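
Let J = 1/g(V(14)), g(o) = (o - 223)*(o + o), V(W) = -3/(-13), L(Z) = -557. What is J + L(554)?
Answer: -9678601/17376 ≈ -557.01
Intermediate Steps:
V(W) = 3/13 (V(W) = -3*(-1/13) = 3/13)
g(o) = 2*o*(-223 + o) (g(o) = (-223 + o)*(2*o) = 2*o*(-223 + o))
J = -169/17376 (J = 1/(2*(3/13)*(-223 + 3/13)) = 1/(2*(3/13)*(-2896/13)) = 1/(-17376/169) = -169/17376 ≈ -0.0097261)
J + L(554) = -169/17376 - 557 = -9678601/17376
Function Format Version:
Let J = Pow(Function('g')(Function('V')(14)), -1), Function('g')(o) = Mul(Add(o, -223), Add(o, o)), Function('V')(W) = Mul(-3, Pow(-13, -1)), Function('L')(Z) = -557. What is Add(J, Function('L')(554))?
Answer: Rational(-9678601, 17376) ≈ -557.01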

Task instructions: Using the material above, reproduce exactly the line that contains "is Add(J, Function('L')(554))?" and all lines after it through the last one, and only those.

Task answer:
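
Let J = Pow(Function('g')(Function('V')(14)), -1), Function('g')(o) = Mul(Add(o, -223), Add(o, o)), Function('V')(W) = Mul(-3, Pow(-13, -1)), Function('L')(Z) = -557. What is Add(J, Function('L')(554))?
Answer: Rational(-9678601, 17376) ≈ -557.01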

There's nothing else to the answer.